[Start of Attachment]

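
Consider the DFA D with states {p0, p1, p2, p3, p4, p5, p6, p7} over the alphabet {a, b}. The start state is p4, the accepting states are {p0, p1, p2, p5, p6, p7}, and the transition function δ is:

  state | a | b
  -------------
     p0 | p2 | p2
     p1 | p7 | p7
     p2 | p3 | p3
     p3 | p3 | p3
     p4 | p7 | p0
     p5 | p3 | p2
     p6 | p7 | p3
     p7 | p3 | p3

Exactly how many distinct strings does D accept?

The useful subgraph on states {p0, p2, p4, p7} is acyclic, so L(D) is finite; the longest accepting path visits 3 useful states, giving maximum string length 2.
Counting accepting paths from p4 by length: 2 of length 1, 2 of length 2. Total 4.

4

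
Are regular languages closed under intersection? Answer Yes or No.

Run DFAs for L₁ and L₂ in parallel: the product automaton with state set Q₁ × Q₂, start (q₁, q₂) and accepting set F₁ × F₂ recognises L₁ ∩ L₂.
So the regular languages are closed under intersection.

Yes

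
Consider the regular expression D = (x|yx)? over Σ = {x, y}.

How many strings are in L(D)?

3

The expression has no Kleene star, so L(D) is finite. Expanding the alternatives gives {ε, x, yx}.
That is 1 of length 0, 1 of length 1, 1 of length 2: 3 strings in all.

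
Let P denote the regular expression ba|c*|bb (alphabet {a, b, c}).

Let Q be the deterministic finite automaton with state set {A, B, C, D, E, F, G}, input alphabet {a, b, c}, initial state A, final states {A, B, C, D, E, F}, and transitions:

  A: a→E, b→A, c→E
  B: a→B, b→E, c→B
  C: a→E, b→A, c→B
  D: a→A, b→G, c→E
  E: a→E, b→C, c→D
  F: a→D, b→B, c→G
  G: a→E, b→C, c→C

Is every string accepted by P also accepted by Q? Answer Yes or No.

Converting the expression P to a DFA (subset construction, then merging equivalent states) gives the minimal DFA with states {p0, p1, p2, p3, p4}, start state p0, accepting states {p0, p3, p4} and transitions p0: a→p1, b→p2, c→p3; p1: a→p1, b→p1, c→p1; p2: a→p4, b→p4, c→p1; p3: a→p1, b→p1, c→p3; p4: a→p1, b→p1, c→p1.
Exploring the product automaton P × Q from the start pair (p0, A), following both machines on each input symbol, reaches 12 state pairs: (p0, A), (p1, E), (p2, A), (p3, E), (p1, C), (p1, D), (p4, E), (p4, A), (p3, D), (p1, A), (p1, B), (p1, G).
P accepts in {p0, p3, p4} and Q accepts in {A, B, C, D, E, F}. The reachable pairs whose P-component is accepting are (p0, A), (p3, E), (p4, E), (p4, A), (p3, D); in each of them the Q-component is accepting too, so the product for L(P) \ L(Q) (P-component accepting, Q-component rejecting) has no reachable accepting pair and the difference is empty.
Hence every string in L(P) is also in L(Q).

Yes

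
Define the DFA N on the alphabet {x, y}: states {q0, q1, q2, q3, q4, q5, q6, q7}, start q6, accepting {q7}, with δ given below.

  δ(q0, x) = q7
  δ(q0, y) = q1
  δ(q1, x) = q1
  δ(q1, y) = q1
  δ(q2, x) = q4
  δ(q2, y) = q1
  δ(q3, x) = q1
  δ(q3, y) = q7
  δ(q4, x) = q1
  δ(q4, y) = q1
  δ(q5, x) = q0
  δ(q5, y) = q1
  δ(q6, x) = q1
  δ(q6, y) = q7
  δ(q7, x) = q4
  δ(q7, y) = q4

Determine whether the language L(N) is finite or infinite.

finite

The useful states (reachable from q6 and able to reach an accepting state) are {q6, q7}.
Restricted to these states the transition graph has no cycle, so every accepting path has bounded length and L is finite.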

[End of Attachment]

Write down exactly the line with "δ(q4, y) = q1", then each line after it through the end of the data.

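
  δ(q4, y) = q1
  δ(q5, x) = q0
  δ(q5, y) = q1
  δ(q6, x) = q1
  δ(q6, y) = q7
  δ(q7, x) = q4
  δ(q7, y) = q4

Determine whether the language L(N) is finite or infinite.

finite

The useful states (reachable from q6 and able to reach an accepting state) are {q6, q7}.
Restricted to these states the transition graph has no cycle, so every accepting path has bounded length and L is finite.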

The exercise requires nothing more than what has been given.